PROBLEM TO WORK ON: Which lines run from the one containing "Given these draws, what is the probability that the chosen box" to the end of the material below? Retype exactly those, both ends included, and nothing else.

DATASET EXCERPTS:
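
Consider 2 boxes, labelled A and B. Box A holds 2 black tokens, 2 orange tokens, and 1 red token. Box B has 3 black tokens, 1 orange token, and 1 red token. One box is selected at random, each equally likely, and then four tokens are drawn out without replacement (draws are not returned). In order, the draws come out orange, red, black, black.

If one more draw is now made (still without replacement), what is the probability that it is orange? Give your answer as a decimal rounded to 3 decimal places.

Compute the likelihood of the observed sequence for each case: P(data | box A) = (2/5)(1/4)(2/3)(1/2) = 1/30; P(data | box B) = (1/5)(1/4)(3/3)(2/2) = 1/20.
Weighting by the prior gives 1/2 · 1/30 = 1/60, 1/2 · 1/20 = 1/40; these sum to 1/24.
The posterior is then P(box A | data) = 2/5, P(box B | data) = 3/5.
Averaging over the posterior, P(orange next | data) = (1)(2/5) + (0)(3/5) = 2/5.

0.400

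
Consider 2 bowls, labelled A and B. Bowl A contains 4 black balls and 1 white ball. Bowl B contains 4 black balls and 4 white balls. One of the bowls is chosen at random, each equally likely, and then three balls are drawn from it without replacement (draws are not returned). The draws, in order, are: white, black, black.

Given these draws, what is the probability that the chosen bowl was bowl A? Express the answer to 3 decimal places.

For each hypothesis, P(data | H) works out to: P(data | bowl A) = (1/5)(4/4)(3/3) = 1/5; P(data | bowl B) = (4/8)(4/7)(3/6) = 1/7.
Weighting by the prior gives 1/2 · 1/5 = 1/10, 1/2 · 1/7 = 1/14; these sum to 6/35.
Therefore the posterior P(bowl A | data) = (1/10) / (6/35) = 7/12.

0.583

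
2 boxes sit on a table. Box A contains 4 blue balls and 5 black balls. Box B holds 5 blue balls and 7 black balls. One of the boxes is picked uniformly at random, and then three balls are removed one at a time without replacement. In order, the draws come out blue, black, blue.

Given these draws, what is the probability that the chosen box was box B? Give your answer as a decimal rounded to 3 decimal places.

For each hypothesis, P(data | H) works out to: P(data | box A) = (4/9)(5/8)(3/7) = 5/42; P(data | box B) = (5/12)(7/11)(4/10) = 7/66.
Multiplying each by its prior: 1/2 · 5/42 = 5/84, 1/2 · 7/66 = 7/132; these sum to 26/231.
Hence P(box B | data) = (7/132) / (26/231) = 49/104.

0.471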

RESPONSE TO THE EXERCISE:
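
Given these draws, what is the probability that the chosen box was box B? Give your answer as a decimal rounded to 3 decimal places.

For each hypothesis, P(data | H) works out to: P(data | box A) = (4/9)(5/8)(3/7) = 5/42; P(data | box B) = (5/12)(7/11)(4/10) = 7/66.
Multiplying each by its prior: 1/2 · 5/42 = 5/84, 1/2 · 7/66 = 7/132; these sum to 26/231.
Hence P(box B | data) = (7/132) / (26/231) = 49/104.

0.471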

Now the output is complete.